*** Opening of The input ***
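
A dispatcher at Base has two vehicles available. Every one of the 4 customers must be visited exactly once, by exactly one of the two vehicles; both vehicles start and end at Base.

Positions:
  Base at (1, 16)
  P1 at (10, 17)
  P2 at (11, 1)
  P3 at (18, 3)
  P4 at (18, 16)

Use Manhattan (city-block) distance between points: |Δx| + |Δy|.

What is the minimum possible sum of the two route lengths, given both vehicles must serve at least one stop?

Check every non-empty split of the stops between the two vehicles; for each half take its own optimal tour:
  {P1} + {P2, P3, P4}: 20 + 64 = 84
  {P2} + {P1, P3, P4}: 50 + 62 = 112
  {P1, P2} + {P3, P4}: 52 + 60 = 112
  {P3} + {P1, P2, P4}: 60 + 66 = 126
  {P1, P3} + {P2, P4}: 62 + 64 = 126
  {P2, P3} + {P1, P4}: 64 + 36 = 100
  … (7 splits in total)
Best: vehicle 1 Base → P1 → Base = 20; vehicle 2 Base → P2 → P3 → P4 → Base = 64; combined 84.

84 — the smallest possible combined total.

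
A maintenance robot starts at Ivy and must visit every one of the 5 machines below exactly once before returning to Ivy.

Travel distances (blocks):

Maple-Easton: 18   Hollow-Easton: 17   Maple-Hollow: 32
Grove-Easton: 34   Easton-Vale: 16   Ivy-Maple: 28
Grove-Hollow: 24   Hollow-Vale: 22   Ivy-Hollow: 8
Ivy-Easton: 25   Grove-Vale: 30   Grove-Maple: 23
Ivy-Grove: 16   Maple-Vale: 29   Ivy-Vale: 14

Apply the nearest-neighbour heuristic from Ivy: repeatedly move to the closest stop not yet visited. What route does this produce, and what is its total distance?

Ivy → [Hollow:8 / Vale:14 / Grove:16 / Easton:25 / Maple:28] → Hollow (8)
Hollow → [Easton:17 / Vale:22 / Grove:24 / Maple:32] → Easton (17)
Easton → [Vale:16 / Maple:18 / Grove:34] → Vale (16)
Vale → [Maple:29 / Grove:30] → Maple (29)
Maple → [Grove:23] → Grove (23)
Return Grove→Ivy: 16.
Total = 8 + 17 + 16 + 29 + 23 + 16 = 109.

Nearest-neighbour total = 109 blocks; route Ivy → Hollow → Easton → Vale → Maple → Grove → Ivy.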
*** Close of The input ***
§ **Task directions**: What is needed is each line from the records with the word "exactly" in it.

§ **Solution for this exercise**:
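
A dispatcher at Base has two vehicles available. Every one of the 4 customers must be visited exactly once, by exactly one of the two vehicles; both vehicles start and end at Base.
A maintenance robot starts at Ivy and must visit every one of the 5 machines below exactly once before returning to Ivy.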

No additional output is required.